----- DATA EXTRACTS -----
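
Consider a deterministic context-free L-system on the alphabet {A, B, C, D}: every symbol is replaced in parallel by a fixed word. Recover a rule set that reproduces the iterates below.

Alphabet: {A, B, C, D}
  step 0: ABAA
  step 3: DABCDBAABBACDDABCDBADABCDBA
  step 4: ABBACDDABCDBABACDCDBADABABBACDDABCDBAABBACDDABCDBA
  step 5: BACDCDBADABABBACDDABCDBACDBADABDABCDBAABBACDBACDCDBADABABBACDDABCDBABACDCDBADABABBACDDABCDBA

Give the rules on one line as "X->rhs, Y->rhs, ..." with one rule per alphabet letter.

A->BA, B->CD, C->D, D->AB

  step 4 ⇒ step 5: ABBACDDABCDBABACDCDBADABABBACDDABCDBAABBACDDABCDBA ⇒ BA·CD·CD·BA·D·AB·AB·BA·CD·D·AB·CD·BA·CD·BA·D·AB·D·AB·CD·BA·AB·BA·CD·BA·CD·CD·BA·D·AB·AB·BA·CD·D·AB·CD·BA·BA·CD·CD·BA·D·AB·AB·BA·CD·D·AB·CD·BA
    A ↦ BA
    B ↦ CD
    C ↦ D
    D ↦ AB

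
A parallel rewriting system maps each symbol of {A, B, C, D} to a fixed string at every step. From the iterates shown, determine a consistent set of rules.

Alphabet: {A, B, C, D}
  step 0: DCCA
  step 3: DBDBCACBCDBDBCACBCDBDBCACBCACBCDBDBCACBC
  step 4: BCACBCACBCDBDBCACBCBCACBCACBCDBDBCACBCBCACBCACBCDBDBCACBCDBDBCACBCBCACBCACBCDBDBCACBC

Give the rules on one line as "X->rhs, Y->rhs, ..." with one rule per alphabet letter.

  step 3 ⇒ step 4: DBDBCACBCDBDBCACBCDBDBCACBCACBCDBDBCACBC ⇒ BC·AC·BC·AC·BC·DBD·BC·AC·BC·BC·AC·BC·AC·BC·DBD·BC·AC·BC·BC·AC·BC·AC·BC·DBD·BC·AC·BC·DBD·BC·AC·BC·BC·AC·BC·AC·BC·DBD·BC·AC·BC
    A ↦ DBD
    B ↦ AC
    C ↦ BC
    D ↦ BC

A->DBD, B->AC, C->BC, D->BC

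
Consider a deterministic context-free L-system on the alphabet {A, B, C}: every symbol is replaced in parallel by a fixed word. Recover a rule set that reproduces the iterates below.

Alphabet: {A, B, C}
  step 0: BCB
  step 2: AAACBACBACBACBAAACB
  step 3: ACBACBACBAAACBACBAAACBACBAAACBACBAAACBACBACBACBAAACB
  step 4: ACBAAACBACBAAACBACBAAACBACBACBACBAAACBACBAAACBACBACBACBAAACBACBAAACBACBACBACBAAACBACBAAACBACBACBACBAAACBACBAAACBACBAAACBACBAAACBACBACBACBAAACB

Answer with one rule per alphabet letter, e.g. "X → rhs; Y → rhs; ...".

A->ACB, B->CB, C->AAA

  step 3 ⇒ step 4: ACBACBACBAAACBACBAAACBACBAAACBACBAAACBACBACBACBAAACB ⇒ ACB·AAA·CB·ACB·AAA·CB·ACB·AAA·CB·ACB·ACB·ACB·AAA·CB·ACB·AAA·CB·ACB·ACB·ACB·AAA·CB·ACB·AAA·CB·ACB·ACB·ACB·AAA·CB·ACB·AAA·CB·ACB·ACB·ACB·AAA·CB·ACB·AAA·CB·ACB·AAA·CB·ACB·AAA·CB·ACB·ACB·ACB·AAA·CB
    A ↦ ACB
    B ↦ CB
    C ↦ AAA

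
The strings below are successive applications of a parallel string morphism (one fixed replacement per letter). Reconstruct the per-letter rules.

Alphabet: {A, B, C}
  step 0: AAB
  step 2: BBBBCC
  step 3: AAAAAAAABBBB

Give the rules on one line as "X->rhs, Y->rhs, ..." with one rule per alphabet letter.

A->C, B->AA, C->BB

  step 2 ⇒ step 3: BBBBCC ⇒ AA·AA·AA·AA·BB·BB
    B ↦ AA
    C ↦ BB
    A ↦ C  (constrained at step 0)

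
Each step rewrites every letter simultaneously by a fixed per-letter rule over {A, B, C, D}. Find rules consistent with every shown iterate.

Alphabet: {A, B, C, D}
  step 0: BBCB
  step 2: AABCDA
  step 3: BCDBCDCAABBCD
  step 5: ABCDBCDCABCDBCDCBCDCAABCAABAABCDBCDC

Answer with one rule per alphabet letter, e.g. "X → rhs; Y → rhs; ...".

  step 2 ⇒ step 3: AABCDA ⇒ BCD·BCD·C·A·AB·BCD
    A ↦ BCD
    B ↦ C
    C ↦ A
    D ↦ AB

A->BCD, B->C, C->A, D->AB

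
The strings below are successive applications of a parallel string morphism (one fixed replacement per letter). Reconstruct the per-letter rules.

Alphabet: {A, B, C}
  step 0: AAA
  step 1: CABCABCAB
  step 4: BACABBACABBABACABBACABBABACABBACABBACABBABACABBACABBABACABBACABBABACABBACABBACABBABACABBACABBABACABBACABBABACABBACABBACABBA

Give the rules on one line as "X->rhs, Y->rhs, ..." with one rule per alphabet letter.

A->CAB, B->BA, C->BA

  step 0 ⇒ step 1: AAA ⇒ CAB·CAB·CAB
    A ↦ CAB
    B ↦ BA  (constrained at step 1)
    C ↦ BA  (constrained at step 1)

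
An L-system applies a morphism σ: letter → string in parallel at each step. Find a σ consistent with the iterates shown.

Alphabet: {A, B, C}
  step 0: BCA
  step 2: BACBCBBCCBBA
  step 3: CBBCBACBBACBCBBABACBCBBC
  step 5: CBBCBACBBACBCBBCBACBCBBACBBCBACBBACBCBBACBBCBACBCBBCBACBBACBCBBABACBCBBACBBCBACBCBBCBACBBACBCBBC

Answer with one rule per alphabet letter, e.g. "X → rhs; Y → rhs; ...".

  step 2 ⇒ step 3: BACBCBBCCBBA ⇒ CB·BC·BA·CB·BA·CB·CB·BA·BA·CB·CB·BC
    A ↦ BC
    B ↦ CB
    C ↦ BA

A->BC, B->CB, C->BA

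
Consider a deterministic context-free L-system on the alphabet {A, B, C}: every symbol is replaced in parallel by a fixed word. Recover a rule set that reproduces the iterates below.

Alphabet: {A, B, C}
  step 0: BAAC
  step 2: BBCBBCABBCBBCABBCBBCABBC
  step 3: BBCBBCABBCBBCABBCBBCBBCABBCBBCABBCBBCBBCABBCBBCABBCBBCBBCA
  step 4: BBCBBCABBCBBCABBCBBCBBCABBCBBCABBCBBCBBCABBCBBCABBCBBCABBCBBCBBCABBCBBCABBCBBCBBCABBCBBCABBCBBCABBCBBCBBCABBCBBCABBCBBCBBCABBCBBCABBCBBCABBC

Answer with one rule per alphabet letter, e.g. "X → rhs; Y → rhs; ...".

A->BBC, B->BBC, C->A

  step 3 ⇒ step 4: BBCBBCABBCBBCABBCBBCBBCABBCBBCABBCBBCBBCABBCBBCABBCBBCBBCA ⇒ BBC·BBC·A·BBC·BBC·A·BBC·BBC·BBC·A·BBC·BBC·A·BBC·BBC·BBC·A·BBC·BBC·A·BBC·BBC·A·BBC·BBC·BBC·A·BBC·BBC·A·BBC·BBC·BBC·A·BBC·BBC·A·BBC·BBC·A·BBC·BBC·BBC·A·BBC·BBC·A·BBC·BBC·BBC·A·BBC·BBC·A·BBC·BBC·A·BBC
    A ↦ BBC
    B ↦ BBC
    C ↦ A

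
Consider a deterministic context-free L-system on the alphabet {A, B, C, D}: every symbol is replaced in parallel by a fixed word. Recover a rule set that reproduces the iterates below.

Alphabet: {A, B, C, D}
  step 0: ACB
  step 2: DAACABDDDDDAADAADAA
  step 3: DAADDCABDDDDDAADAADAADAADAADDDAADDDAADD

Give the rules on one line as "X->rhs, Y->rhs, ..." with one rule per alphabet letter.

  step 2 ⇒ step 3: DAACABDDDDDAADAADAA ⇒ DAA·D·D·CAB·D·DDD·DAA·DAA·DAA·DAA·DAA·D·D·DAA·D·D·DAA·D·D
    A ↦ D
    B ↦ DDD
    C ↦ CAB
    D ↦ DAA

A->D, B->DDD, C->CAB, D->DAA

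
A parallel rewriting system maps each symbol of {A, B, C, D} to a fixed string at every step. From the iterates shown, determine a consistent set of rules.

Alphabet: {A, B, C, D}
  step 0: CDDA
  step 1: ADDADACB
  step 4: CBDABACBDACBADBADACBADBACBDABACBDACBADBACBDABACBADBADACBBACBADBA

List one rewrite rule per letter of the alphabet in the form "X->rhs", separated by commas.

  step 0 ⇒ step 1: CDDA ⇒ AD·DA·DA·CB
    A ↦ CB
    C ↦ AD
    D ↦ DA
    B ↦ BA  (constrained at step 1)

A->CB, B->BA, C->AD, D->DA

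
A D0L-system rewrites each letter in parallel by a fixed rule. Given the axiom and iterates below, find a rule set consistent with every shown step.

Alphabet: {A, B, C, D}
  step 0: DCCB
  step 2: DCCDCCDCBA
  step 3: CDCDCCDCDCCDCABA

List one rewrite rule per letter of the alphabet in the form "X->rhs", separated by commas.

  step 2 ⇒ step 3: DCCDCCDCBA ⇒ C·DC·DC·C·DC·DC·C·DC·A·BA
    A ↦ BA
    B ↦ A
    C ↦ DC
    D ↦ C

A->BA, B->A, C->DC, D->C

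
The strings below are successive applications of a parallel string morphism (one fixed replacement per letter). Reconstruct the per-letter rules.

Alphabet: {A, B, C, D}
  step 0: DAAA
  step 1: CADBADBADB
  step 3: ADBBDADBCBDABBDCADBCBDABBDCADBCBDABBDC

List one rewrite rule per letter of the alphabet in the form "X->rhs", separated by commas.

A->ADB, B->BD, C->AB, D->C

  step 0 ⇒ step 1: DAAA ⇒ C·ADB·ADB·ADB
    A ↦ ADB
    D ↦ C
    B ↦ BD  (constrained at step 1)
    C ↦ AB  (constrained at step 1)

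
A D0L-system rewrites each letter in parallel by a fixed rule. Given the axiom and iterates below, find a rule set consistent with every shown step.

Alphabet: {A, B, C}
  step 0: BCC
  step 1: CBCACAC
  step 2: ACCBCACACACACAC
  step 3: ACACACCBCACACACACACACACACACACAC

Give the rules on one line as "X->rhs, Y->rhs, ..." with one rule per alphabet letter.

  step 2 ⇒ step 3: ACCBCACACACACAC ⇒ AC·AC·AC·CBC·AC·AC·AC·AC·AC·AC·AC·AC·AC·AC·AC
    A ↦ AC
    B ↦ CBC
    C ↦ AC

A->AC, B->CBC, C->AC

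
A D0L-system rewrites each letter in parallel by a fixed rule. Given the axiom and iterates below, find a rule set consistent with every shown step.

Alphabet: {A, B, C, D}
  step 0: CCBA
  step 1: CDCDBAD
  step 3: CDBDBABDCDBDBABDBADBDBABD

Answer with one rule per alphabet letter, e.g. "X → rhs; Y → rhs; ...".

A->D, B->BA, C->CD, D->BD

  step 0 ⇒ step 1: CCBA ⇒ CD·CD·BA·D
    A ↦ D
    B ↦ BA
    C ↦ CD
    D ↦ BD  (constrained at step 1)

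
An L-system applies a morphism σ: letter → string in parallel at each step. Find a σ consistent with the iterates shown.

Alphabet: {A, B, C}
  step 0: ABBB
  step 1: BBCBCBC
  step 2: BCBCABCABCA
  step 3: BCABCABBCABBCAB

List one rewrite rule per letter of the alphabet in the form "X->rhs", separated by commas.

  step 2 ⇒ step 3: BCBCABCABCA ⇒ BC·A·BC·A·B·BC·A·B·BC·A·B
    A ↦ B
    B ↦ BC
    C ↦ A

A->B, B->BC, C->A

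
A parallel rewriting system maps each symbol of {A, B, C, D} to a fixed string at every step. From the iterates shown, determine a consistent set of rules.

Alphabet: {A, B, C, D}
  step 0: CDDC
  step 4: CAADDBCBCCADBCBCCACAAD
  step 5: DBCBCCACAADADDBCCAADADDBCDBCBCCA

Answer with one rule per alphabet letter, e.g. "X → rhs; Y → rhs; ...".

  step 4 ⇒ step 5: CAADDBCBCCADBCBCCACAAD ⇒ D·BC·BC·CA·CA·A·D·A·D·D·BC·CA·A·D·A·D·D·BC·D·BC·BC·CA
    A ↦ BC
    B ↦ A
    C ↦ D
    D ↦ CA

A->BC, B->A, C->D, D->CA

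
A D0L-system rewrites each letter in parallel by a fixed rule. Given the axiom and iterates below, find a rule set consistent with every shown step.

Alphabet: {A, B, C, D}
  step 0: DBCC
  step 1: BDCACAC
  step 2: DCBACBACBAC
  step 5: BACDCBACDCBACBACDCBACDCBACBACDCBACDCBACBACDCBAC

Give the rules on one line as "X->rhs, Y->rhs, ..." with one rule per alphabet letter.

A->B, B->DC, C->AC, D->B

  step 1 ⇒ step 2: BDCACAC ⇒ DC·B·AC·B·AC·B·AC
    A ↦ B
    B ↦ DC
    C ↦ AC
    D ↦ B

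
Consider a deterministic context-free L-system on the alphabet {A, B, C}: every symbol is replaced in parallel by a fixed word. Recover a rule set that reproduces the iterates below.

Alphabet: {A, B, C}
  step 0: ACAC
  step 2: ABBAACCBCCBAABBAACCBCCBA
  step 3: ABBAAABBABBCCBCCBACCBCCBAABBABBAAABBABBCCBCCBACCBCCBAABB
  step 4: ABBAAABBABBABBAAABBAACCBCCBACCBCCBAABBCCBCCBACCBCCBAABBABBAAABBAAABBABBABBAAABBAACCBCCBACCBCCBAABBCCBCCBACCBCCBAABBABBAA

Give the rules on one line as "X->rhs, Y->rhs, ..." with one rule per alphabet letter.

  step 3 ⇒ step 4: ABBAAABBABBCCBCCBACCBCCBAABBABBAAABBABBCCBCCBACCBCCBAABB ⇒ ABB·A·A·ABB·ABB·ABB·A·A·ABB·A·A·CCB·CCB·A·CCB·CCB·A·ABB·CCB·CCB·A·CCB·CCB·A·ABB·ABB·A·A·ABB·A·A·ABB·ABB·ABB·A·A·ABB·A·A·CCB·CCB·A·CCB·CCB·A·ABB·CCB·CCB·A·CCB·CCB·A·ABB·ABB·A·A
    A ↦ ABB
    B ↦ A
    C ↦ CCB

A->ABB, B->A, C->CCB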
-----
Print, without alteration, only the lines above between the one holding "step 3: CDCDCCDCDCCDCABA" and the one holding "step 3: ACACACCBCACACACACACACACACACACAC", inclusive.

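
  step 3: CDCDCCDCDCCDCABA

List one rewrite rule per letter of the alphabet in the form "X->rhs", separated by commas.

  step 2 ⇒ step 3: DCCDCCDCBA ⇒ C·DC·DC·C·DC·DC·C·DC·A·BA
    A ↦ BA
    B ↦ A
    C ↦ DC
    D ↦ C

A->BA, B->A, C->DC, D->C

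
The strings below are successive applications of a parallel string morphism (one fixed replacement per letter). Reconstruct the per-letter rules.

Alphabet: {A, B, C, D}
  step 0: DAAA
  step 1: CADBADBADB
  step 3: ADBBDADBCBDABBDCADBCBDABBDCADBCBDABBDC

List one rewrite rule per letter of the alphabet in the form "X->rhs", separated by commas.

A->ADB, B->BD, C->AB, D->C

  step 0 ⇒ step 1: DAAA ⇒ C·ADB·ADB·ADB
    A ↦ ADB
    D ↦ C
    B ↦ BD  (constrained at step 1)
    C ↦ AB  (constrained at step 1)

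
A D0L-system rewrites each letter in parallel by a fixed rule. Given the axiom and iterates below, find a rule set consistent with every shown step.

Alphabet: {A, B, C}
  step 0: BCC
  step 1: CBCACAC
  step 2: ACCBCACACACACAC
  step 3: ACACACCBCACACACACACACACACACACAC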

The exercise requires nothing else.